Stored dataset items
-.-.-

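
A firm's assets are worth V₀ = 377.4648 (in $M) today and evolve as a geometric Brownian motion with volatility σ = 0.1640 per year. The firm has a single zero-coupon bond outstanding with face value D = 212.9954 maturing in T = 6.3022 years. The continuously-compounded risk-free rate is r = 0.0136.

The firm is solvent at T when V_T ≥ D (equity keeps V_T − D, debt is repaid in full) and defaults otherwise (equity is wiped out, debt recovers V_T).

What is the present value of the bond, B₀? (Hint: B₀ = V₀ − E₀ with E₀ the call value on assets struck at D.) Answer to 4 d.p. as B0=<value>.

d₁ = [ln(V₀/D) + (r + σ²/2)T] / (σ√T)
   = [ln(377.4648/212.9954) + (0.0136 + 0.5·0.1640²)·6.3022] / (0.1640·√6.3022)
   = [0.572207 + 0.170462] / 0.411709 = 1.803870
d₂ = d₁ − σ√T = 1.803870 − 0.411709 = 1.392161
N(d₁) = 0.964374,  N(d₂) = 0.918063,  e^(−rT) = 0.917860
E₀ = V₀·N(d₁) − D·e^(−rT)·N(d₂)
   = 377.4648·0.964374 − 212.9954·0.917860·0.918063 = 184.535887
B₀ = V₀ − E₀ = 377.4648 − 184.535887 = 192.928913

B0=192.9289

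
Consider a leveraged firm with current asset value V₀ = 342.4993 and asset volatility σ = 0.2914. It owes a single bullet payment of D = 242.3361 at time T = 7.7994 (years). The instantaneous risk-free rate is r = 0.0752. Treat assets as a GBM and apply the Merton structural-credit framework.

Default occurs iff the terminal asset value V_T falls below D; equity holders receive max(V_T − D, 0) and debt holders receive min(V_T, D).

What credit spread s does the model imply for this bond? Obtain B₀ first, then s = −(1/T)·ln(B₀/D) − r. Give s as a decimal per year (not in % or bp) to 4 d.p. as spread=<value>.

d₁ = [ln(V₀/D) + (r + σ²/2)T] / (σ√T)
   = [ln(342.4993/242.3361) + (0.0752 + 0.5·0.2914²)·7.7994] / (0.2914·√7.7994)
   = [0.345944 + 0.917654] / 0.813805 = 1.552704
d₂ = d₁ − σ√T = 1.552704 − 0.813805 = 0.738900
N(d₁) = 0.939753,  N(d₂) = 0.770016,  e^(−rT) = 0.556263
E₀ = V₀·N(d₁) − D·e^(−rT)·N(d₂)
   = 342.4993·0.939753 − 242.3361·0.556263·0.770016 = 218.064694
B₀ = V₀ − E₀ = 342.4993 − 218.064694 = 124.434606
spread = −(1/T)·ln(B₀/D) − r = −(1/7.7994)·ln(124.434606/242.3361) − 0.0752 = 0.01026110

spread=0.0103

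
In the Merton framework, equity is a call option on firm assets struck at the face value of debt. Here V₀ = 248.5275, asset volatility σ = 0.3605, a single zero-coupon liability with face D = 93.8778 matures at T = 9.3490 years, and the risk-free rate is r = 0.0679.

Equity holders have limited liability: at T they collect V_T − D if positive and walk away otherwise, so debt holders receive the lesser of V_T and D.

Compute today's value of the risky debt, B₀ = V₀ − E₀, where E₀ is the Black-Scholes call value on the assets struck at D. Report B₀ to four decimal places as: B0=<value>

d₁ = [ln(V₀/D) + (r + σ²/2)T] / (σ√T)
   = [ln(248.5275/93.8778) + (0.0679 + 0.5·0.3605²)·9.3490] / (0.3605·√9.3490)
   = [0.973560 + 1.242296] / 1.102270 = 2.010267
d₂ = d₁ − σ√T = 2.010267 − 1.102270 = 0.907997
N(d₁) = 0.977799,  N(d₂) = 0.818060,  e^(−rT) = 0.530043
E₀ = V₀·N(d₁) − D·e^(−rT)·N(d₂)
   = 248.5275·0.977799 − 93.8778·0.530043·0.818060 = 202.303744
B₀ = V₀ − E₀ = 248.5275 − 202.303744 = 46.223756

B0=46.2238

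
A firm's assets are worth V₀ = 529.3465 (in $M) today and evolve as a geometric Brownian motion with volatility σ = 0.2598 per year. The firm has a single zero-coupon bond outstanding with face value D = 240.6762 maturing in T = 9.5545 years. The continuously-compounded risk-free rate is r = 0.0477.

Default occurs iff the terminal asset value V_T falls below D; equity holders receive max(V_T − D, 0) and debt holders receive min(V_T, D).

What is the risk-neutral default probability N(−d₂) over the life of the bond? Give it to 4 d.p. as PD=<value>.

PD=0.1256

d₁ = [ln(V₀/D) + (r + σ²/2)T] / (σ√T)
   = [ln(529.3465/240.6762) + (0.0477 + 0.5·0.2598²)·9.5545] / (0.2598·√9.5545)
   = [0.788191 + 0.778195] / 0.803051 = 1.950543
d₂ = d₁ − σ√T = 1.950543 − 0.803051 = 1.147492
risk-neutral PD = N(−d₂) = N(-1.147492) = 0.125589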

-.-.-

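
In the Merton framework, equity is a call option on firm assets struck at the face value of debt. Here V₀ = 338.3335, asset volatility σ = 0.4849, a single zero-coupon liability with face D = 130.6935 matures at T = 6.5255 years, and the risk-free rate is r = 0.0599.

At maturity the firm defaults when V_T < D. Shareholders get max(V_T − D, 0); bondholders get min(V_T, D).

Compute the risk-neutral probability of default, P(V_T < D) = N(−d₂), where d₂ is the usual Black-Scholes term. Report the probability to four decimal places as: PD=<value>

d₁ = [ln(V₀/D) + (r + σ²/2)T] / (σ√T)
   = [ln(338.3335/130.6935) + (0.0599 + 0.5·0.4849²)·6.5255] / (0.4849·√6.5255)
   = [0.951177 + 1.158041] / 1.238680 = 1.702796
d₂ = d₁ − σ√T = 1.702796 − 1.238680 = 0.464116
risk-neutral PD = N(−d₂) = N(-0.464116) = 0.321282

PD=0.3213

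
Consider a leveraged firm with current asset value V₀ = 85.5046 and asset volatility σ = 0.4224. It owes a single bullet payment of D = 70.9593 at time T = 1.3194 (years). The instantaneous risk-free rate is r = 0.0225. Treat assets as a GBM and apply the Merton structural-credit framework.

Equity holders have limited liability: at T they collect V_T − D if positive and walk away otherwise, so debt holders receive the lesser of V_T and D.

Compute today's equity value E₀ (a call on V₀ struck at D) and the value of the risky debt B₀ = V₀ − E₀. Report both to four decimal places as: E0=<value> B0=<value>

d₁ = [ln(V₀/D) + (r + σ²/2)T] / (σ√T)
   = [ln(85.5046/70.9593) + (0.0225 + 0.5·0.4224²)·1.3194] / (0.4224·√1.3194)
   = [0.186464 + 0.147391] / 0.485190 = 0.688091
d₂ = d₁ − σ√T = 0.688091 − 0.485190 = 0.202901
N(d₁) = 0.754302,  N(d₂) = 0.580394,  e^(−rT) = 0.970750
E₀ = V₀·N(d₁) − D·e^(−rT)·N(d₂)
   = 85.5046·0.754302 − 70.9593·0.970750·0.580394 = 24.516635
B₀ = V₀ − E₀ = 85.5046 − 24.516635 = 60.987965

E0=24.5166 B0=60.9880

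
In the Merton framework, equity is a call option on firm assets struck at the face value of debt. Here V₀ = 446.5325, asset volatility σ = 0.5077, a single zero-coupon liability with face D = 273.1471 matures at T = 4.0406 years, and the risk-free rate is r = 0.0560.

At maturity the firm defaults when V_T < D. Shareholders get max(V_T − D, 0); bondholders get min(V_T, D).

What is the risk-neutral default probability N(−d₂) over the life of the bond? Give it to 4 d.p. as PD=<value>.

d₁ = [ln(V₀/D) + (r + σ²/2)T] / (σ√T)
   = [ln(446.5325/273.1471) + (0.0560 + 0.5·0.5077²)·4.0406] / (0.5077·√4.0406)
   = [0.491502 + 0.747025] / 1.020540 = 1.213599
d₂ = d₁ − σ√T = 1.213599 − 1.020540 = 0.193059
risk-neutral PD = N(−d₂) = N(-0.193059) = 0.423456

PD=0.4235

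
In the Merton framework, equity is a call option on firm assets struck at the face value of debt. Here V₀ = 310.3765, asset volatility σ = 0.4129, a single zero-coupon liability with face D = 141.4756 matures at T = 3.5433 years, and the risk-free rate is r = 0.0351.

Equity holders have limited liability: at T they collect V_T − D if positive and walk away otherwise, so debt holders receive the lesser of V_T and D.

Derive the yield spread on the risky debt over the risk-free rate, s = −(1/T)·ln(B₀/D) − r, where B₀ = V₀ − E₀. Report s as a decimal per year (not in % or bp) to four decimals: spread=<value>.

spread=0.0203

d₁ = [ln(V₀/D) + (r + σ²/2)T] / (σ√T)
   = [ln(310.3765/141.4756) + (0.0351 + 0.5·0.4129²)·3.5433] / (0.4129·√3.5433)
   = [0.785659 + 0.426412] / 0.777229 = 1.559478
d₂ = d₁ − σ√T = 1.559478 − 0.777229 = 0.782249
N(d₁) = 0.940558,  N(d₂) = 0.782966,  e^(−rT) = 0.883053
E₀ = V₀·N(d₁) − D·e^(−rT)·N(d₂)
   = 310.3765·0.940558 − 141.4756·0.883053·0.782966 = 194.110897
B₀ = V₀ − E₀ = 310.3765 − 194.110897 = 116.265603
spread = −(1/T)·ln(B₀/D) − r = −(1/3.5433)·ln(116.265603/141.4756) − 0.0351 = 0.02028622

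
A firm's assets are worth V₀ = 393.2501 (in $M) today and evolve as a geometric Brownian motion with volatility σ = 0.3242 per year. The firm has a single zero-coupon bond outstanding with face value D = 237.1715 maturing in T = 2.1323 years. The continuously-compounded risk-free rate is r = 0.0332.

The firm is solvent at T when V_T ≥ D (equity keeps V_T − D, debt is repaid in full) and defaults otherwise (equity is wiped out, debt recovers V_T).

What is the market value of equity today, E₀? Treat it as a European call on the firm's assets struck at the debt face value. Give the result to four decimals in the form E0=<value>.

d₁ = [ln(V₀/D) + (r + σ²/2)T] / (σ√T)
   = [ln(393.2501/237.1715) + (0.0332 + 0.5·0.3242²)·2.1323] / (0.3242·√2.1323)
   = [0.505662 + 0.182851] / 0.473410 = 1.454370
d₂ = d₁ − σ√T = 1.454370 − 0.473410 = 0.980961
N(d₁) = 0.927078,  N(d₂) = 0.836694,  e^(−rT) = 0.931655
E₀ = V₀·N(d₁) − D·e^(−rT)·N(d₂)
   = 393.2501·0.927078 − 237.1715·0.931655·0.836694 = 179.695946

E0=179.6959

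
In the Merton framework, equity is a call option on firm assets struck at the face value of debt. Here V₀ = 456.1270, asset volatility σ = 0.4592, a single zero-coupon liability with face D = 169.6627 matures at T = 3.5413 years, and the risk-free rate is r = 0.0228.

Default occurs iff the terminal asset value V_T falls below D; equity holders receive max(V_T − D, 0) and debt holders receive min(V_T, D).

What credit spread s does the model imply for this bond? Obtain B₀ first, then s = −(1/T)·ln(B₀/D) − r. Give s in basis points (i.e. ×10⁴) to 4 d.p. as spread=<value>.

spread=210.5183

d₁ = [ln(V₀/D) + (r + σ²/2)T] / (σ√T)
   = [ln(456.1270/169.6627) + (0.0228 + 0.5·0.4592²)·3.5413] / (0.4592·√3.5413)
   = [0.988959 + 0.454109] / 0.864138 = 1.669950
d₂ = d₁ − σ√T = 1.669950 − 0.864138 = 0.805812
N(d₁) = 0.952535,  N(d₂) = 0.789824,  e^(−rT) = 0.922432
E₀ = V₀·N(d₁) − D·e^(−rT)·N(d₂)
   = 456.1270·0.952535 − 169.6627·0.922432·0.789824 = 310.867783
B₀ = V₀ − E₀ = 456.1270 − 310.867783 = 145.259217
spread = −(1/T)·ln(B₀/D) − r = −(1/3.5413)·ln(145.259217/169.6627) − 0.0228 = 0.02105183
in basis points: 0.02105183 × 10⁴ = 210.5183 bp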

-.-.-

**WHAT YOU NEED TO DO:** Of all the entries above, repeat only the lines from the line that has "Compute today's equity" to the line that has "r = 0.0560.", both lines included, exactly.

**RESULT FOR THIS EXERCISE:**
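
Compute today's equity value E₀ (a call on V₀ struck at D) and the value of the risky debt B₀ = V₀ − E₀. Report both to four decimal places as: E0=<value> B0=<value>

d₁ = [ln(V₀/D) + (r + σ²/2)T] / (σ√T)
   = [ln(85.5046/70.9593) + (0.0225 + 0.5·0.4224²)·1.3194] / (0.4224·√1.3194)
   = [0.186464 + 0.147391] / 0.485190 = 0.688091
d₂ = d₁ − σ√T = 0.688091 − 0.485190 = 0.202901
N(d₁) = 0.754302,  N(d₂) = 0.580394,  e^(−rT) = 0.970750
E₀ = V₀·N(d₁) − D·e^(−rT)·N(d₂)
   = 85.5046·0.754302 − 70.9593·0.970750·0.580394 = 24.516635
B₀ = V₀ − E₀ = 85.5046 − 24.516635 = 60.987965

E0=24.5166 B0=60.9880

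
In the Merton framework, equity is a call option on firm assets struck at the face value of debt. Here V₀ = 446.5325, asset volatility σ = 0.5077, a single zero-coupon liability with face D = 273.1471 matures at T = 4.0406 years, and the risk-free rate is r = 0.0560.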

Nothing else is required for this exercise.